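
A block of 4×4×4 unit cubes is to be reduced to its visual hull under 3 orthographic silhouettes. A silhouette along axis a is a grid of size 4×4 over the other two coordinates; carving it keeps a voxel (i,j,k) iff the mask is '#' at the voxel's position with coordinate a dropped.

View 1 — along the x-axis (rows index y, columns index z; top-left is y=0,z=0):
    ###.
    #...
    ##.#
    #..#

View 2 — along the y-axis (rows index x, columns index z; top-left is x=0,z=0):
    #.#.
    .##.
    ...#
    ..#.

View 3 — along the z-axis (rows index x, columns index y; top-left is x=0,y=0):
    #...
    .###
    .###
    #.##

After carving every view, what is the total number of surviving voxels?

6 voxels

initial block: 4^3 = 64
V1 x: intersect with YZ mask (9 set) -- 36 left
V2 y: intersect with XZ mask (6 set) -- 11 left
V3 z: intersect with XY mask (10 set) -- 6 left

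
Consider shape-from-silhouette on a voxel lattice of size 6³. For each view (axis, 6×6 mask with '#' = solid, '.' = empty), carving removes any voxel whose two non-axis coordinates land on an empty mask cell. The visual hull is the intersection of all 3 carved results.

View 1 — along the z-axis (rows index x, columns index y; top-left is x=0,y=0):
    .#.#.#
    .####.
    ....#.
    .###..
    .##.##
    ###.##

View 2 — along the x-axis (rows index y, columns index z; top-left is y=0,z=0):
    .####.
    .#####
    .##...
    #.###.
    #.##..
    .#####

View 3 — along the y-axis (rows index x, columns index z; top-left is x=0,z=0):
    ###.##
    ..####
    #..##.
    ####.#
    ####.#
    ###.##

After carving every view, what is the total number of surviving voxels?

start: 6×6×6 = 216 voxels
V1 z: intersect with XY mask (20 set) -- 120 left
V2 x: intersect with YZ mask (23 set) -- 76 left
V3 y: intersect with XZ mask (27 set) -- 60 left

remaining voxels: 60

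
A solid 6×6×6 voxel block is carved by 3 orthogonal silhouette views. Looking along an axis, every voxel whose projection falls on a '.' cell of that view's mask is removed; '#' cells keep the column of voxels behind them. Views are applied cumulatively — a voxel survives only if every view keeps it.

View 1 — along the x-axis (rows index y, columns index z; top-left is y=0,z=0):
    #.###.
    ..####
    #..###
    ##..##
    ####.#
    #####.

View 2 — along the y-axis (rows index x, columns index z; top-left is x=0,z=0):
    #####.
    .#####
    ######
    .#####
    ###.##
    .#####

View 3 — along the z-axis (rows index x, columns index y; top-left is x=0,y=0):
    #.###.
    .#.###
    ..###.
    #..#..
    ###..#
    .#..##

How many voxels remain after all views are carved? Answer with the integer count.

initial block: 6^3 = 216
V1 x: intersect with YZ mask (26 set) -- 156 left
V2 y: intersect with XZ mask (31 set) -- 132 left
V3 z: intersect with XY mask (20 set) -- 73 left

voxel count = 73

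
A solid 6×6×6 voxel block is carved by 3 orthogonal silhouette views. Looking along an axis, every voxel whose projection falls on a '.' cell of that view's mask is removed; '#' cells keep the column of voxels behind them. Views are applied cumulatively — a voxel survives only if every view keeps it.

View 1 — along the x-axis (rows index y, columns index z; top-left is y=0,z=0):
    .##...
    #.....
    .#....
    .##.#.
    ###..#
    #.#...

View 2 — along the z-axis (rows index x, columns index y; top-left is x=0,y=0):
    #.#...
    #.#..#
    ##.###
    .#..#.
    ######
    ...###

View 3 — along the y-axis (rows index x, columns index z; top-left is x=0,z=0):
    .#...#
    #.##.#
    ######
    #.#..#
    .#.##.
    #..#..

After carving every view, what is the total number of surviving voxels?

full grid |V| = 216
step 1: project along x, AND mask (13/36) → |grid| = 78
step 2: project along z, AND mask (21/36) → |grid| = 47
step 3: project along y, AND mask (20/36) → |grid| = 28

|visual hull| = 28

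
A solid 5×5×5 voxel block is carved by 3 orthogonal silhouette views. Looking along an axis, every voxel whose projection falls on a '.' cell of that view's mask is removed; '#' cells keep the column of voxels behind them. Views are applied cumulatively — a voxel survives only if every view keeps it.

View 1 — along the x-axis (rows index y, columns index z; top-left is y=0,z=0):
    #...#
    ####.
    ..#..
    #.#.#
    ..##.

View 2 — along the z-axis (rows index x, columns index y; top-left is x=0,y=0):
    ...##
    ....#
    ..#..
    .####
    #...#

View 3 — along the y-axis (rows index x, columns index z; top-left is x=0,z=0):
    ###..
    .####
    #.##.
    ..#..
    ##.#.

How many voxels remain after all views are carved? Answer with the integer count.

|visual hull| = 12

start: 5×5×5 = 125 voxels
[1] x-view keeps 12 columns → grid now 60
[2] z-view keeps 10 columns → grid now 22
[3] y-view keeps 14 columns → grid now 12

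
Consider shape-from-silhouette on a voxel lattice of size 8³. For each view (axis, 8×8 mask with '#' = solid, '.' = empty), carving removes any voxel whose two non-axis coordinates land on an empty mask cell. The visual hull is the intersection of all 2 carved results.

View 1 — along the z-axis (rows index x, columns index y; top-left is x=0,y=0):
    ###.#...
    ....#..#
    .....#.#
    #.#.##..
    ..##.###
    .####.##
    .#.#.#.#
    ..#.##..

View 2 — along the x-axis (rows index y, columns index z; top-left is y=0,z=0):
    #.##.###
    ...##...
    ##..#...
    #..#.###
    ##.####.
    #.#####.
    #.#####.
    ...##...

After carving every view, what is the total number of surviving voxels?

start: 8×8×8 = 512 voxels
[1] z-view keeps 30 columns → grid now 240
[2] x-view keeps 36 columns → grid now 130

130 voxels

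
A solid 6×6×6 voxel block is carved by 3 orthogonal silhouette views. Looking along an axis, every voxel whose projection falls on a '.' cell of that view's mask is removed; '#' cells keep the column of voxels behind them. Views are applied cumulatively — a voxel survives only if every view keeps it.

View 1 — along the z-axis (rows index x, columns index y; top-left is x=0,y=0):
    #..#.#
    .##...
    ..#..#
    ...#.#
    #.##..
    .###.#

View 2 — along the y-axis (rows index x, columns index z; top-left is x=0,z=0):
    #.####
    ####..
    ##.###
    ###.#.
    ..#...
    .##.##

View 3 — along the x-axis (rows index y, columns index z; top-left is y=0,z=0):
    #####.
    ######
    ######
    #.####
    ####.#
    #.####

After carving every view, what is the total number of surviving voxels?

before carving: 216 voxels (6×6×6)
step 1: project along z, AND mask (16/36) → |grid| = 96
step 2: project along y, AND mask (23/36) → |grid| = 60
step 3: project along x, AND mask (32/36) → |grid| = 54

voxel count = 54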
──────────
■ **What the exercise asks**: Only an exact transcription of all the records above counts as an answer.

■ **Solution to this problem**:
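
A block of 4×4×4 unit cubes is to be reduced to its visual hull under 3 orthographic silhouettes. A silhouette along axis a is a grid of size 4×4 over the other two coordinates; carving it keeps a voxel (i,j,k) iff the mask is '#' at the voxel's position with coordinate a dropped.

View 1 — along the x-axis (rows index y, columns index z; top-left is y=0,z=0):
    ###.
    #...
    ##.#
    #..#

View 2 — along the y-axis (rows index x, columns index z; top-left is x=0,z=0):
    #.#.
    .##.
    ...#
    ..#.

View 3 — along the z-axis (rows index x, columns index y; top-left is x=0,y=0):
    #...
    .###
    .###
    #.##

After carving every view, what is the total number of surviving voxels?

6 voxels

initial block: 4^3 = 64
V1 x: intersect with YZ mask (9 set) -- 36 left
V2 y: intersect with XZ mask (6 set) -- 11 left
V3 z: intersect with XY mask (10 set) -- 6 left

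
Consider shape-from-silhouette on a voxel lattice of size 6³. For each view (axis, 6×6 mask with '#' = solid, '.' = empty), carving removes any voxel whose two non-axis coordinates land on an empty mask cell. The visual hull is the intersection of all 3 carved results.

View 1 — along the z-axis (rows index x, columns index y; top-left is x=0,y=0):
    .#.#.#
    .####.
    ....#.
    .###..
    .##.##
    ###.##

View 2 — along the x-axis (rows index y, columns index z; top-left is y=0,z=0):
    .####.
    .#####
    .##...
    #.###.
    #.##..
    .#####

View 3 — along the y-axis (rows index x, columns index z; top-left is x=0,z=0):
    ###.##
    ..####
    #..##.
    ####.#
    ####.#
    ###.##

After carving every view, what is the total number of surviving voxels?

start: 6×6×6 = 216 voxels
V1 z: intersect with XY mask (20 set) -- 120 left
V2 x: intersect with YZ mask (23 set) -- 76 left
V3 y: intersect with XZ mask (27 set) -- 60 left

remaining voxels: 60

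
A solid 6×6×6 voxel block is carved by 3 orthogonal silhouette views. Looking along an axis, every voxel whose projection falls on a '.' cell of that view's mask is removed; '#' cells keep the column of voxels behind them. Views are applied cumulatively — a voxel survives only if every view keeps it.

View 1 — along the x-axis (rows index y, columns index z; top-left is y=0,z=0):
    #.###.
    ..####
    #..###
    ##..##
    ####.#
    #####.

View 2 — along the y-axis (rows index x, columns index z; top-left is x=0,z=0):
    #####.
    .#####
    ######
    .#####
    ###.##
    .#####

View 3 — along the z-axis (rows index x, columns index y; top-left is x=0,y=0):
    #.###.
    .#.###
    ..###.
    #..#..
    ###..#
    .#..##

How many voxels remain after all views are carved? Answer with the integer count.

initial block: 6^3 = 216
V1 x: intersect with YZ mask (26 set) -- 156 left
V2 y: intersect with XZ mask (31 set) -- 132 left
V3 z: intersect with XY mask (20 set) -- 73 left

voxel count = 73

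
A solid 6×6×6 voxel block is carved by 3 orthogonal silhouette views. Looking along an axis, every voxel whose projection falls on a '.' cell of that view's mask is removed; '#' cells keep the column of voxels behind them. Views are applied cumulatively — a voxel survives only if every view keeps it.

View 1 — along the x-axis (rows index y, columns index z; top-left is y=0,z=0):
    .##...
    #.....
    .#....
    .##.#.
    ###..#
    #.#...

View 2 — along the z-axis (rows index x, columns index y; top-left is x=0,y=0):
    #.#...
    #.#..#
    ##.###
    .#..#.
    ######
    ...###

View 3 — along the y-axis (rows index x, columns index z; top-left is x=0,z=0):
    .#...#
    #.##.#
    ######
    #.#..#
    .#.##.
    #..#..

After carving every view, what is the total number of surviving voxels?

full grid |V| = 216
step 1: project along x, AND mask (13/36) → |grid| = 78
step 2: project along z, AND mask (21/36) → |grid| = 47
step 3: project along y, AND mask (20/36) → |grid| = 28

|visual hull| = 28

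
A solid 5×5×5 voxel block is carved by 3 orthogonal silhouette views. Looking along an axis, every voxel whose projection falls on a '.' cell of that view's mask is removed; '#' cells keep the column of voxels behind them. Views are applied cumulatively — a voxel survives only if every view keeps it.

View 1 — along the x-axis (rows index y, columns index z; top-left is y=0,z=0):
    #...#
    ####.
    ..#..
    #.#.#
    ..##.

View 2 — along the z-axis (rows index x, columns index y; top-left is x=0,y=0):
    ...##
    ....#
    ..#..
    .####
    #...#

View 3 — along the y-axis (rows index x, columns index z; top-left is x=0,z=0):
    ###..
    .####
    #.##.
    ..#..
    ##.#.

How many voxels remain after all views are carved? Answer with the integer count.

|visual hull| = 12

start: 5×5×5 = 125 voxels
[1] x-view keeps 12 columns → grid now 60
[2] z-view keeps 10 columns → grid now 22
[3] y-view keeps 14 columns → grid now 12

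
Consider shape-from-silhouette on a voxel lattice of size 8³. For each view (axis, 8×8 mask with '#' = solid, '.' = empty), carving removes any voxel whose two non-axis coordinates land on an empty mask cell. The visual hull is the intersection of all 2 carved results.

View 1 — along the z-axis (rows index x, columns index y; top-left is x=0,y=0):
    ###.#...
    ....#..#
    .....#.#
    #.#.##..
    ..##.###
    .####.##
    .#.#.#.#
    ..#.##..

View 2 — along the x-axis (rows index y, columns index z; top-left is y=0,z=0):
    #.##.###
    ...##...
    ##..#...
    #..#.###
    ##.####.
    #.#####.
    #.#####.
    ...##...

After carving every view, what is the total number of surviving voxels?

start: 8×8×8 = 512 voxels
[1] z-view keeps 30 columns → grid now 240
[2] x-view keeps 36 columns → grid now 130

130 voxels

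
A solid 6×6×6 voxel block is carved by 3 orthogonal silhouette views. Looking along an axis, every voxel whose projection falls on a '.' cell of that view's mask is removed; '#' cells keep the column of voxels behind them. Views are applied cumulatively — a voxel survives only if every view keeps it.

View 1 — along the z-axis (rows index x, columns index y; top-left is x=0,y=0):
    #..#.#
    .##...
    ..#..#
    ...#.#
    #.##..
    .###.#

View 2 — along the y-axis (rows index x, columns index z; top-left is x=0,z=0):
    #.####
    ####..
    ##.###
    ###.#.
    ..#...
    .##.##

View 3 — along the x-axis (rows index y, columns index z; top-left is y=0,z=0):
    #####.
    ######
    ######
    #.####
    ####.#
    #.####

After carving every view, what is the total number of surviving voxels?

before carving: 216 voxels (6×6×6)
step 1: project along z, AND mask (16/36) → |grid| = 96
step 2: project along y, AND mask (23/36) → |grid| = 60
step 3: project along x, AND mask (32/36) → |grid| = 54

voxel count = 54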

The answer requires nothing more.